▸ **WORK REQUEST**: Write out each entry, exactly the way it appears.

START GIVEN DATA

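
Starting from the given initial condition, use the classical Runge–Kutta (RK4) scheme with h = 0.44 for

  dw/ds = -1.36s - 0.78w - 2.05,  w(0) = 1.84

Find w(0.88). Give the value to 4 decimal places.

-0.8031

RK4: k1 = f(s_n, w_n); k2 = f(s_n + h/2, w_n + (h/2)·k1); k3 = f(s_n + h/2, w_n + (h/2)·k2); k4 = f(s_n + h, w_n + h·k3); w_{n+1} = w_n + (h/6)·(k1 + 2k2 + 2k3 + k4).
s=0.000000, w=1.840000:
  k1 = f(0.000000, 1.840000) = -3.485200
  k2 = f(0.220000, 1.073256) = -3.186340
  k3 = f(0.220000, 1.139005) = -3.237624
  k4 = f(0.440000, 0.415445) = -2.972447
  w ← 1.840000 + (0.44/6)·(k1 + 2k2 + 2k3 + k4) = 0.424258
s=0.440000, w=0.424258:
  k1 = f(0.440000, 0.424258) = -2.979321
  k2 = f(0.660000, -0.231193) = -2.767270
  k3 = f(0.660000, -0.184541) = -2.803658
  k4 = f(0.880000, -0.809352) = -2.615506
  w ← 0.424258 + (0.44/6)·(k1 + 2k2 + 2k3 + k4) = -0.803099
w(0.88) ≈ -0.8031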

END GIVEN DATA

▸ **ANSWER SPACE**:
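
Starting from the given initial condition, use the classical Runge–Kutta (RK4) scheme with h = 0.44 for

  dw/ds = -1.36s - 0.78w - 2.05,  w(0) = 1.84

Find w(0.88). Give the value to 4 decimal places.

-0.8031

RK4: k1 = f(s_n, w_n); k2 = f(s_n + h/2, w_n + (h/2)·k1); k3 = f(s_n + h/2, w_n + (h/2)·k2); k4 = f(s_n + h, w_n + h·k3); w_{n+1} = w_n + (h/6)·(k1 + 2k2 + 2k3 + k4).
s=0.000000, w=1.840000:
  k1 = f(0.000000, 1.840000) = -3.485200
  k2 = f(0.220000, 1.073256) = -3.186340
  k3 = f(0.220000, 1.139005) = -3.237624
  k4 = f(0.440000, 0.415445) = -2.972447
  w ← 1.840000 + (0.44/6)·(k1 + 2k2 + 2k3 + k4) = 0.424258
s=0.440000, w=0.424258:
  k1 = f(0.440000, 0.424258) = -2.979321
  k2 = f(0.660000, -0.231193) = -2.767270
  k3 = f(0.660000, -0.184541) = -2.803658
  k4 = f(0.880000, -0.809352) = -2.615506
  w ← 0.424258 + (0.44/6)·(k1 + 2k2 + 2k3 + k4) = -0.803099
w(0.88) ≈ -0.8031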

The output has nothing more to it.